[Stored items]

◆ ◆ ◆ ◆

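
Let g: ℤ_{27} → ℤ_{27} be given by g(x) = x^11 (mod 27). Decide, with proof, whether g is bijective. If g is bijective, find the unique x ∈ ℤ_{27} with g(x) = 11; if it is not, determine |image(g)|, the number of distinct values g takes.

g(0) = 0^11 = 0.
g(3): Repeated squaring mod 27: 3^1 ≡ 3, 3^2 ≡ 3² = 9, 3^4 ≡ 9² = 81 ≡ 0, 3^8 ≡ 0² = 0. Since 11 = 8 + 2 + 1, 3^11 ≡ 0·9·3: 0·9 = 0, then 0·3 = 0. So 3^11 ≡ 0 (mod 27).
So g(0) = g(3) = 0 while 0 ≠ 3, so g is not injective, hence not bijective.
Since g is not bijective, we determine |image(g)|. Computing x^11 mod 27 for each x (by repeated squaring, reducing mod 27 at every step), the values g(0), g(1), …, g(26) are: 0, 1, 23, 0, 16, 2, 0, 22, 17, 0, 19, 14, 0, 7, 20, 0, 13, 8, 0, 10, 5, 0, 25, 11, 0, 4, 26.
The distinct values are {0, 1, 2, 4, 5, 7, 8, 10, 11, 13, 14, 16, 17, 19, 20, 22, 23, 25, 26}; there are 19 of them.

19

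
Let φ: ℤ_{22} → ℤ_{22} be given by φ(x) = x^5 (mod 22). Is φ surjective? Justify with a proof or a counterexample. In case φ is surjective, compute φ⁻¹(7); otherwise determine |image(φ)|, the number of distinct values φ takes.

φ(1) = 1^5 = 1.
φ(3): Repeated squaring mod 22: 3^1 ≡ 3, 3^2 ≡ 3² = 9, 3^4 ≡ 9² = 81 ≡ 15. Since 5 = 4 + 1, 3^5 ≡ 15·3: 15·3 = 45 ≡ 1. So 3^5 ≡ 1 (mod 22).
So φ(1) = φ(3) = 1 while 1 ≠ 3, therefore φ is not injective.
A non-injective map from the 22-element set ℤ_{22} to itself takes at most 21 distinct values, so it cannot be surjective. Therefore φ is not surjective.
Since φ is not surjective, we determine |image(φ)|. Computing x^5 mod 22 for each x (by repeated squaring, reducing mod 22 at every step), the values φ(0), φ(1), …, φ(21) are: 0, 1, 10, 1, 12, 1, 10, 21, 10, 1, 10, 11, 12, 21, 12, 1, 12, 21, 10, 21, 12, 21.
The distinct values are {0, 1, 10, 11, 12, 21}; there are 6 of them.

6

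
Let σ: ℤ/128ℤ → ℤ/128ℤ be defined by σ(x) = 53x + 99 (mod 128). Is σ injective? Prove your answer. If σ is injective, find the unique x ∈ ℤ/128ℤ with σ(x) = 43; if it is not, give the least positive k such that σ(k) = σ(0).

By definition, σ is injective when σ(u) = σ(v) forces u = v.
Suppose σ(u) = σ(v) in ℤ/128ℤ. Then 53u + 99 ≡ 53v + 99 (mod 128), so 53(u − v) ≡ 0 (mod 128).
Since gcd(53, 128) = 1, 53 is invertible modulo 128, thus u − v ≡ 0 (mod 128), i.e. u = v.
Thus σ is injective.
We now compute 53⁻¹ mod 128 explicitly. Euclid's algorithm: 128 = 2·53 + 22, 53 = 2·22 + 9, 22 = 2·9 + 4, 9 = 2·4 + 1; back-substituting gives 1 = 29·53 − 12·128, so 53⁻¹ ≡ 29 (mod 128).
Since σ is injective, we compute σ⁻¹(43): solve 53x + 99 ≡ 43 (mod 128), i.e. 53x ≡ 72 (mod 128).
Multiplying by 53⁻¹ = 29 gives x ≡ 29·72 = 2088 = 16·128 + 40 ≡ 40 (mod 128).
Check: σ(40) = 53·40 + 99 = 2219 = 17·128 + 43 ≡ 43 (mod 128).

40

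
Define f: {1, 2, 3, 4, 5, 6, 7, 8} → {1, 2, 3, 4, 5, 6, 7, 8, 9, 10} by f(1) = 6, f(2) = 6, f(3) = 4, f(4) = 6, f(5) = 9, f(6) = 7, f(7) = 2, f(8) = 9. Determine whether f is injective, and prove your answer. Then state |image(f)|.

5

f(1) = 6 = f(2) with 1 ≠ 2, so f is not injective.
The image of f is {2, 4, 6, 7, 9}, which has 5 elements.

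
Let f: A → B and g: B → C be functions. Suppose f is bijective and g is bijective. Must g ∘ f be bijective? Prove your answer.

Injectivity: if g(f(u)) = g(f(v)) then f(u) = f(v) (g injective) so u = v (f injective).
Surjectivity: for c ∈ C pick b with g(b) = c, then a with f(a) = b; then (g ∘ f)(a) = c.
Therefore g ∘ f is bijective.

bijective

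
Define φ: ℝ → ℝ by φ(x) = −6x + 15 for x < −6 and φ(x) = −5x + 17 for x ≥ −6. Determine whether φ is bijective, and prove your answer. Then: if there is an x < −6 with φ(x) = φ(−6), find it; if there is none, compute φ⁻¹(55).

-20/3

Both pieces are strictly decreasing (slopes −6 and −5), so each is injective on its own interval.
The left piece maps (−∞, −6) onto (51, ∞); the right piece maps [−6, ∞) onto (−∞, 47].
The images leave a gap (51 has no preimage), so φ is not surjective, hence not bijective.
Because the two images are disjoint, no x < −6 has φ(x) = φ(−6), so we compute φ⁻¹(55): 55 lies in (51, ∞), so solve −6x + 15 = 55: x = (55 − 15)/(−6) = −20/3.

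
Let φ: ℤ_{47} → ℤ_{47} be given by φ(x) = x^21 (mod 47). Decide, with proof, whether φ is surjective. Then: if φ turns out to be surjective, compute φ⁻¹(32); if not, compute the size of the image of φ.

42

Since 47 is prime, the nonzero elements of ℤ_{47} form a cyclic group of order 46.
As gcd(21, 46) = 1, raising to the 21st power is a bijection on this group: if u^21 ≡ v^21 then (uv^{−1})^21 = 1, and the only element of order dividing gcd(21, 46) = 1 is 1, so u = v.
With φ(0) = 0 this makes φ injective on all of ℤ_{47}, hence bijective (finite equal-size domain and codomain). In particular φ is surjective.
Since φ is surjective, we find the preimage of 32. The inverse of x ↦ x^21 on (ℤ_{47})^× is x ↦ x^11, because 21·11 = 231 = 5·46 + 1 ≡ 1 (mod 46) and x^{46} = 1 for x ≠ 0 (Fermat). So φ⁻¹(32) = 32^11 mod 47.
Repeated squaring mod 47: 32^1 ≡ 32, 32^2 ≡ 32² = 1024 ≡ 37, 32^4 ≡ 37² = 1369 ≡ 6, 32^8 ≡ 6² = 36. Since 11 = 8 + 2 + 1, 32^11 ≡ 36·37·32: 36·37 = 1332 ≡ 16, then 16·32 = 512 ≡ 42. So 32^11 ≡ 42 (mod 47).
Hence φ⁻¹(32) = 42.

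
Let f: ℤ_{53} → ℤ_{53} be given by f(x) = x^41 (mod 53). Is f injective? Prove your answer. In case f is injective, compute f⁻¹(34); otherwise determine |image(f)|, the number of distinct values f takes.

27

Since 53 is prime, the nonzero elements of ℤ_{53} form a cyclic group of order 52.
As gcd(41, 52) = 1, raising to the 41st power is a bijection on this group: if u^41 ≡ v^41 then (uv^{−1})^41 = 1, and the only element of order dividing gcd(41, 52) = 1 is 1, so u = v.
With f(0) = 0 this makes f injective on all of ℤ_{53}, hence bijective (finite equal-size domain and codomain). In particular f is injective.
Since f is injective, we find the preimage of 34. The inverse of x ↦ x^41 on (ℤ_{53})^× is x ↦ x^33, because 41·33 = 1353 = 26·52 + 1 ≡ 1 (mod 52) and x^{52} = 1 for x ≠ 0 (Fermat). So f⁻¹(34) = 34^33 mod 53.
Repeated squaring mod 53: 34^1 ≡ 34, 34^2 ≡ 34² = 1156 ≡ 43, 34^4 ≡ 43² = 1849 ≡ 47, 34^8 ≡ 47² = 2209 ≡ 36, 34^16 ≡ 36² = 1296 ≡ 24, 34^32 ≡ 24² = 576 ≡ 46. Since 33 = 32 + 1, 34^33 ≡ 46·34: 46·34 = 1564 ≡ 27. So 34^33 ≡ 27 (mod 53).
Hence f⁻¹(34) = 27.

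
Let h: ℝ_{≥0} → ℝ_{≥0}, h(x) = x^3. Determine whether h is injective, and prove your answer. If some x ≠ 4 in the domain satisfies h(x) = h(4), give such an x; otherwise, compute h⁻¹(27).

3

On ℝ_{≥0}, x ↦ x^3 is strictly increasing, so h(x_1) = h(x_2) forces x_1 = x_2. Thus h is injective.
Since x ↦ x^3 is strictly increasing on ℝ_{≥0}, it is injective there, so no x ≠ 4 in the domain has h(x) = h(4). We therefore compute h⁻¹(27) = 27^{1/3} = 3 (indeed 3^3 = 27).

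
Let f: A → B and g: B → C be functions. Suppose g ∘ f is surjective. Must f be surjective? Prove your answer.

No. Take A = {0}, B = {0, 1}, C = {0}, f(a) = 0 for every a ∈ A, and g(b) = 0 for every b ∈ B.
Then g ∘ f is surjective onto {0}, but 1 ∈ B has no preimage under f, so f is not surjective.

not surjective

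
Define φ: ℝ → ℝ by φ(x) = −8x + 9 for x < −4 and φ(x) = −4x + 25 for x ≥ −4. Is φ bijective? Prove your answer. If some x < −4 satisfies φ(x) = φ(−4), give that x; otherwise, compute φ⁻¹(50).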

◆ ◆ ◆ ◆

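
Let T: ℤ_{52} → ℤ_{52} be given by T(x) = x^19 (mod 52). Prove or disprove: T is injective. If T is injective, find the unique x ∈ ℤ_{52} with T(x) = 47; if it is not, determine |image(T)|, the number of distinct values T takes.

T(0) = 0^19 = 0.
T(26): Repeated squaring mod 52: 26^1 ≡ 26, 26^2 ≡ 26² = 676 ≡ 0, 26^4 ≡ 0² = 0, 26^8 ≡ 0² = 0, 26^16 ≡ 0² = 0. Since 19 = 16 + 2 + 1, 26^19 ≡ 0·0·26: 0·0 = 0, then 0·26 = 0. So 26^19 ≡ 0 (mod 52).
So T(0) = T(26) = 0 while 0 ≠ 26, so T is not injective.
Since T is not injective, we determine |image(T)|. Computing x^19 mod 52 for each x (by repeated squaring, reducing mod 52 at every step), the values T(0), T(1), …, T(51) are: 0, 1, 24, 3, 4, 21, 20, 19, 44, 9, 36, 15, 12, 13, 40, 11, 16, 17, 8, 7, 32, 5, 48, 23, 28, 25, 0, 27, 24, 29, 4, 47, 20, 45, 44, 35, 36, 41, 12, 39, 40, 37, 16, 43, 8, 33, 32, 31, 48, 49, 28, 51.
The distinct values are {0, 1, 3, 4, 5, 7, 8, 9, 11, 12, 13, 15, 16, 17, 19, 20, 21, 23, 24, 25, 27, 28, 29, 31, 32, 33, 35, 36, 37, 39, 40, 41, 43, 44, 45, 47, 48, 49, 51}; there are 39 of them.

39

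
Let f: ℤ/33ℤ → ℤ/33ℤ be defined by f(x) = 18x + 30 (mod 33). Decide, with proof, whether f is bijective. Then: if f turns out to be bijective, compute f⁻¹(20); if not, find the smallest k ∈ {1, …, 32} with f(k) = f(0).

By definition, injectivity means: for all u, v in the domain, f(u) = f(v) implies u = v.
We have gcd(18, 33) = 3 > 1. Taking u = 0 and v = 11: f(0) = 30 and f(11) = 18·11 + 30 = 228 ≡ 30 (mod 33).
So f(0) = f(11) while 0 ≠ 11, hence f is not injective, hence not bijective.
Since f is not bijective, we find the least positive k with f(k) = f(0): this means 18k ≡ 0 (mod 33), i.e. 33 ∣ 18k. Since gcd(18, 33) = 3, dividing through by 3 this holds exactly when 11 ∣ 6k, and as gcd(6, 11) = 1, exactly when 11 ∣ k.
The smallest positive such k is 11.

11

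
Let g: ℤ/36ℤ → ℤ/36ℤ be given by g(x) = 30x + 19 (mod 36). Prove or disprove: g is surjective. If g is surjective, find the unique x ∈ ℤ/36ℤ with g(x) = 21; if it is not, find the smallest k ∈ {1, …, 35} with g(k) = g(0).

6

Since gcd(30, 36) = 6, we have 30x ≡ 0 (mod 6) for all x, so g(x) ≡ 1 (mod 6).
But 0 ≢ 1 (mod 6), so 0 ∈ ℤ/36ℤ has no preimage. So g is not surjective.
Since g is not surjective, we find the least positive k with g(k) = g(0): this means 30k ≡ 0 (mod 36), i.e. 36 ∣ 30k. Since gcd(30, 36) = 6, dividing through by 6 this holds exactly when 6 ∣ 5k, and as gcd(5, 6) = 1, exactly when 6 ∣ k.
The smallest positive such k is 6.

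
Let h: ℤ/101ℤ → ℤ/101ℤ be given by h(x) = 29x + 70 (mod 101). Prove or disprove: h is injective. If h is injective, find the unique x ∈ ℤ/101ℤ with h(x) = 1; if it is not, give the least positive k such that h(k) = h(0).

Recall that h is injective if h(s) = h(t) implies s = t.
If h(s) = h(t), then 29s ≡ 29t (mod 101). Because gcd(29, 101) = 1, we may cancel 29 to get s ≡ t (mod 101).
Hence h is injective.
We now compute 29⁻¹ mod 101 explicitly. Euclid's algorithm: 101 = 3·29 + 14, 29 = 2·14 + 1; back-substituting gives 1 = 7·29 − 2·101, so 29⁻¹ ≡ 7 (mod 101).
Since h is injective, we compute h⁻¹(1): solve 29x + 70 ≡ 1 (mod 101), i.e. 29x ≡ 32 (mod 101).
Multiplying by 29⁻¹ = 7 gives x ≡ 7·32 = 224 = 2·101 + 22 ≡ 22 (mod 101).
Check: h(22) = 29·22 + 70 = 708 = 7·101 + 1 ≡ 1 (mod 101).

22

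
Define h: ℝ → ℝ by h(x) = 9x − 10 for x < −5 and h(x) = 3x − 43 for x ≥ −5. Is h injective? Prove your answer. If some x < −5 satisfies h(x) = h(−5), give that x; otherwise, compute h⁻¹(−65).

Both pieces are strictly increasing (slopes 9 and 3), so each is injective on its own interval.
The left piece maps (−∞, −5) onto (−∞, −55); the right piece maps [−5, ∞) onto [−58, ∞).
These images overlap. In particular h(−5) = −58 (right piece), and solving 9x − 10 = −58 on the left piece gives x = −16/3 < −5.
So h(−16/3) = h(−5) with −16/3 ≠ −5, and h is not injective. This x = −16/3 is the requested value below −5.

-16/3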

◆ ◆ ◆ ◆

#### Your goal:
Produce only the lines from the line containing "otherwise, compute h⁻¹(27)." through the line containing "Define φ: ℝ → ℝ by φ(x) = −8x", inclusive of both, exactly as they stand in the entries above.

#### Reply to the task:
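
Let h: ℝ_{≥0} → ℝ_{≥0}, h(x) = x^3. Determine whether h is injective, and prove your answer. If some x ≠ 4 in the domain satisfies h(x) = h(4), give such an x; otherwise, compute h⁻¹(27).

3

On ℝ_{≥0}, x ↦ x^3 is strictly increasing, so h(x_1) = h(x_2) forces x_1 = x_2. Thus h is injective.
Since x ↦ x^3 is strictly increasing on ℝ_{≥0}, it is injective there, so no x ≠ 4 in the domain has h(x) = h(4). We therefore compute h⁻¹(27) = 27^{1/3} = 3 (indeed 3^3 = 27).

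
Let f: A → B and g: B → C be functions. Suppose g ∘ f is surjective. Must f be surjective? Prove your answer.

No. Take A = {0}, B = {0, 1}, C = {0}, f(a) = 0 for every a ∈ A, and g(b) = 0 for every b ∈ B.
Then g ∘ f is surjective onto {0}, but 1 ∈ B has no preimage under f, so f is not surjective.

not surjective

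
Define φ: ℝ → ℝ by φ(x) = −8x + 9 for x < −4 and φ(x) = −4x + 25 for x ≥ −4. Is φ bijective? Prove your answer. If some x < −4 satisfies φ(x) = φ(−4), give that x; otherwise, compute φ⁻¹(50).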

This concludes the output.